BEGIN INFORMATION SUPPLIED

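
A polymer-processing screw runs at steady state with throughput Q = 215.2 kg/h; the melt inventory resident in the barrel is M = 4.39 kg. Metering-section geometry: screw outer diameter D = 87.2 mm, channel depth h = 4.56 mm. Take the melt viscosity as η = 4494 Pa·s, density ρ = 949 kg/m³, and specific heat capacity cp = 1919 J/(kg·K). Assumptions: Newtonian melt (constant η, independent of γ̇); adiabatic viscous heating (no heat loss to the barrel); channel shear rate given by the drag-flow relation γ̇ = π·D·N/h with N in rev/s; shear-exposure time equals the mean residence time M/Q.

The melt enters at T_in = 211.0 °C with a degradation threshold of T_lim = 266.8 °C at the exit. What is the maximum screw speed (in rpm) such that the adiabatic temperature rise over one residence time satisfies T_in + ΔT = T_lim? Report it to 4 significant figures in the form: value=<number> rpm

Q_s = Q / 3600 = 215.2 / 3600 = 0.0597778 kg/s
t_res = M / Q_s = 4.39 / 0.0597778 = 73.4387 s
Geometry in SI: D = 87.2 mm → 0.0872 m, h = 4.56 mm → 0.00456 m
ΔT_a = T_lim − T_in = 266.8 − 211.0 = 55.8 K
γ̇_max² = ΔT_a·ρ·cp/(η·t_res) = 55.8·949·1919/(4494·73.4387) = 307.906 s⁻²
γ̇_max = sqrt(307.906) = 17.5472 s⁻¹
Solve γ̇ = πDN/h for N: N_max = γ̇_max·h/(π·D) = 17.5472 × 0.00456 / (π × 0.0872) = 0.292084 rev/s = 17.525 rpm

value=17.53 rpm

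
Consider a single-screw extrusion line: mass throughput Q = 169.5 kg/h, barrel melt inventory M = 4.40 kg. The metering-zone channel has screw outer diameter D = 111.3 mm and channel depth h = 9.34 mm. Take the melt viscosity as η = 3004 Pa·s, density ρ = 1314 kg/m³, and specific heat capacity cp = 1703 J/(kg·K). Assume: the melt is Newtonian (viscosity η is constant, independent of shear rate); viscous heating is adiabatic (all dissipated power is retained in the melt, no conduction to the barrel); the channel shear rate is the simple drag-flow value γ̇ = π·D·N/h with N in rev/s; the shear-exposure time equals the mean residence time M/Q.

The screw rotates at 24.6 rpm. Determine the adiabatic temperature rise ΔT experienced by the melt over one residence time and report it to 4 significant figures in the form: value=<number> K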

END INFORMATION SUPPLIED
BEGIN INFORMATION SUPPLIED

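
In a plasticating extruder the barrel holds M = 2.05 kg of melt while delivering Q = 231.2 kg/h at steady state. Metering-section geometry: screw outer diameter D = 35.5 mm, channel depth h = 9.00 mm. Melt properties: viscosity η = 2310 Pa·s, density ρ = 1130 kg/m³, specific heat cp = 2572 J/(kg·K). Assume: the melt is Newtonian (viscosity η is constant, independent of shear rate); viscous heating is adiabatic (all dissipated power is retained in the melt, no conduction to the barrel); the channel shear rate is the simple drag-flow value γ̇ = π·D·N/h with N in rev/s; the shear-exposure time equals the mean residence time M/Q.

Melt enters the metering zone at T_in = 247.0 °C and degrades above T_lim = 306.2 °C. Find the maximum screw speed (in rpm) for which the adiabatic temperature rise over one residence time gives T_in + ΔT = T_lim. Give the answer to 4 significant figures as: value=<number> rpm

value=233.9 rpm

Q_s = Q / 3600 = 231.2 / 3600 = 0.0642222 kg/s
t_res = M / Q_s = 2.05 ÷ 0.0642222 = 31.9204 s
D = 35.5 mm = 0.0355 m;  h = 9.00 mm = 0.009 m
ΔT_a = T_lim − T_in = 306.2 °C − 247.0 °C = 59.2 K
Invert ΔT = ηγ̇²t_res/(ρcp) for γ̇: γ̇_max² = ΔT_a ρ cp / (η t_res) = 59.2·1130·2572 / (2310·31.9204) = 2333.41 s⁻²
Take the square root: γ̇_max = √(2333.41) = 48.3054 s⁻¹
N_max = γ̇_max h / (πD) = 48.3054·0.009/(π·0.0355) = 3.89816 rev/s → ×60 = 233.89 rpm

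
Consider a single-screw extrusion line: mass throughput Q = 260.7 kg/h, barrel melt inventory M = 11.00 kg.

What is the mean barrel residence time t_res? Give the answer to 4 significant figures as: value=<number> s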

END INFORMATION SUPPLIED

- _PROBLEM_: When a line above includes the word "shear", please list that line.

- _WRITTEN SOLUTION_:
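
A polymer-processing screw runs at steady state with throughput Q = 215.2 kg/h; the melt inventory resident in the barrel is M = 4.39 kg. Metering-section geometry: screw outer diameter D = 87.2 mm, channel depth h = 4.56 mm. Take the melt viscosity as η = 4494 Pa·s, density ρ = 949 kg/m³, and specific heat capacity cp = 1919 J/(kg·K). Assumptions: Newtonian melt (constant η, independent of γ̇); adiabatic viscous heating (no heat loss to the barrel); channel shear rate given by the drag-flow relation γ̇ = π·D·N/h with N in rev/s; shear-exposure time equals the mean residence time M/Q.
Consider a single-screw extrusion line: mass throughput Q = 169.5 kg/h, barrel melt inventory M = 4.40 kg. The metering-zone channel has screw outer diameter D = 111.3 mm and channel depth h = 9.34 mm. Take the melt viscosity as η = 3004 Pa·s, density ρ = 1314 kg/m³, and specific heat capacity cp = 1703 J/(kg·K). Assume: the melt is Newtonian (viscosity η is constant, independent of shear rate); viscous heating is adiabatic (all dissipated power is retained in the melt, no conduction to the barrel); the channel shear rate is the simple drag-flow value γ̇ = π·D·N/h with N in rev/s; the shear-exposure time equals the mean residence time M/Q.
In a plasticating extruder the barrel holds M = 2.05 kg of melt while delivering Q = 231.2 kg/h at steady state. Metering-section geometry: screw outer diameter D = 35.5 mm, channel depth h = 9.00 mm. Melt properties: viscosity η = 2310 Pa·s, density ρ = 1130 kg/m³, specific heat cp = 2572 J/(kg·K). Assume: the melt is Newtonian (viscosity η is constant, independent of shear rate); viscous heating is adiabatic (all dissipated power is retained in the melt, no conduction to the barrel); the channel shear rate is the simple drag-flow value γ̇ = π·D·N/h with N in rev/s; the shear-exposure time equals the mean residence time M/Q.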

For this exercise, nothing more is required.